Give the records again in full, exactly as they are.

☆ ☆ ☆ ☆

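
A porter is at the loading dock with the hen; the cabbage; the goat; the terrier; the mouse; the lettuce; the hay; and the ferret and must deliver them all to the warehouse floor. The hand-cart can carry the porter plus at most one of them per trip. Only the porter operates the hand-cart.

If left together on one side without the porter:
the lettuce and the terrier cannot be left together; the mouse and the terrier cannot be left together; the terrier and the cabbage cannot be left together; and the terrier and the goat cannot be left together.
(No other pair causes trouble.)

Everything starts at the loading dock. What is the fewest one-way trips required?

Following every safe sequence of crossings from the start, the most of the 8 that can be at the warehouse floor as the hand-cart arrives there on crossings 1, 3, 5, 7, 9 is 1, 2, 3, 4, 5 respectively; the best ever achieved is 5 of 8.
From crossing 11 on, no configuration arises that was not already reachable earlier: only 88 distinct safe configurations (who is on which side, and where the hand-cart is) can ever be reached, none of them has everyone across, and every continuation just revisits them. So no valid plan exists.

impossible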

☆ ☆ ☆ ☆

Exercise output:
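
A porter is at the loading dock with the hen; the cabbage; the goat; the terrier; the mouse; the lettuce; the hay; and the ferret and must deliver them all to the warehouse floor. The hand-cart can carry the porter plus at most one of them per trip. Only the porter operates the hand-cart.

If left together on one side without the porter:
the lettuce and the terrier cannot be left together; the mouse and the terrier cannot be left together; the terrier and the cabbage cannot be left together; and the terrier and the goat cannot be left together.
(No other pair causes trouble.)

Everything starts at the loading dock. What is the fewest one-way trips required?

Following every safe sequence of crossings from the start, the most of the 8 that can be at the warehouse floor as the hand-cart arrives there on crossings 1, 3, 5, 7, 9 is 1, 2, 3, 4, 5 respectively; the best ever achieved is 5 of 8.
From crossing 11 on, no configuration arises that was not already reachable earlier: only 88 distinct safe configurations (who is on which side, and where the hand-cart is) can ever be reached, none of them has everyone across, and every continuation just revisits them. So no valid plan exists.

impossible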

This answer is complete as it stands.